WHAT YOU WILL DO
The required result is a copy of each line below in which "clears" appears.

SUPPLIED INFORMATION
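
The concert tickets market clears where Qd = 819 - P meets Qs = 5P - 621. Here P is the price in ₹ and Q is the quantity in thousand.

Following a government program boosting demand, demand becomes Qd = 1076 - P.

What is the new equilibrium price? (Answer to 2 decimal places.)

Original equilibrium: 819 - P = 5P - 621 gives 1440 = 6P, so P = 240 and Q = 579.
The new curves are Qd = 1076 - P (demand) and Qs = 5P - 621 (supply).
Setting them equal: 1076 - P = 5P - 621 → 1697 = 6P, so P = 1697/6 ≈ 282.8333 and Q = 4759/6 ≈ 793.1667.

282.83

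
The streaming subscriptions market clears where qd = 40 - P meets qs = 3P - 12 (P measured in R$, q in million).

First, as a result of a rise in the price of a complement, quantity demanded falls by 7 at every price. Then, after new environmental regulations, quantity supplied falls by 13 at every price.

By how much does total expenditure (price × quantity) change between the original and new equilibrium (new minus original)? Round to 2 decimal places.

-82.75

Before the shock: 40 - P = 3P - 12 ⇒ 52 = 4P ⇒ P = 13, q = 27.
After the shift, demand is qd = 33 - P and supply is qs = 3P - 25.
New equilibrium: 33 - P = 3P - 25 ⇒ 58 = 4P ⇒ P = 14.5, q = 18.5.
Expenditure moves from 13×27 = 351 to 14.5×18.5 = 268.25; change = -82.75.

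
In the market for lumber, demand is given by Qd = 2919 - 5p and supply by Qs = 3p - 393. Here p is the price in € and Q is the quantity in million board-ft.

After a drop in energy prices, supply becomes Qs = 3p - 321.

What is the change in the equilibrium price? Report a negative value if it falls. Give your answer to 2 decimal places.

-9.00

Solve the original market: 2919 - 5p = 3p - 393, hence p = 414 and Q = 849.
The new curves are Qd = 2919 - 5p (demand) and Qs = 3p - 321 (supply).
New equilibrium: 2919 - 5p = 3p - 321 ⇒ 3240 = 8p ⇒ p = 405, Q = 894.
Δp = 405 − 414 = -9.00.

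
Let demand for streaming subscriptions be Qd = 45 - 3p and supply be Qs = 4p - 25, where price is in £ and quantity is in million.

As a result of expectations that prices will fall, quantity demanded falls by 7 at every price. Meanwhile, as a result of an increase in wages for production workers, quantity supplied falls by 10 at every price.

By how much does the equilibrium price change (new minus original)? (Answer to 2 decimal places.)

+0.43

Solve the original market: 45 - 3p = 4p - 25, hence p = 10 and Q = 15.
The new curves are Qd = 38 - 3p (demand) and Qs = 4p - 35 (supply).
Clearing the new market: 38 - 3p = 4p - 35, so p = 73/7 ≈ 10.4286 and Q = 47/7 ≈ 6.7143.
Δp = 10.4286 − 10 = +0.43.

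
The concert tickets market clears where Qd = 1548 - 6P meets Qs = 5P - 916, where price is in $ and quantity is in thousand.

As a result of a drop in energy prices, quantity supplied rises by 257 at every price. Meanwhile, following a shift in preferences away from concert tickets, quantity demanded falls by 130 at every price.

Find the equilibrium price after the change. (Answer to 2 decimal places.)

188.82

Before the shock: 1548 - 6P = 5P - 916 ⇒ 2464 = 11P ⇒ P = 224, Q = 204.
The new curves are Qd = 1418 - 6P (demand) and Qs = 5P - 659 (supply).
Clearing the new market: 1418 - 6P = 5P - 659, so P = 2077/11 ≈ 188.8182 and Q = 3136/11 ≈ 285.0909.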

ANSWER FOR THIS EXERCISE
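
The concert tickets market clears where Qd = 819 - P meets Qs = 5P - 621. Here P is the price in ₹ and Q is the quantity in thousand.
The streaming subscriptions market clears where qd = 40 - P meets qs = 3P - 12 (P measured in R$, q in million).
The concert tickets market clears where Qd = 1548 - 6P meets Qs = 5P - 916, where price is in $ and quantity is in thousand.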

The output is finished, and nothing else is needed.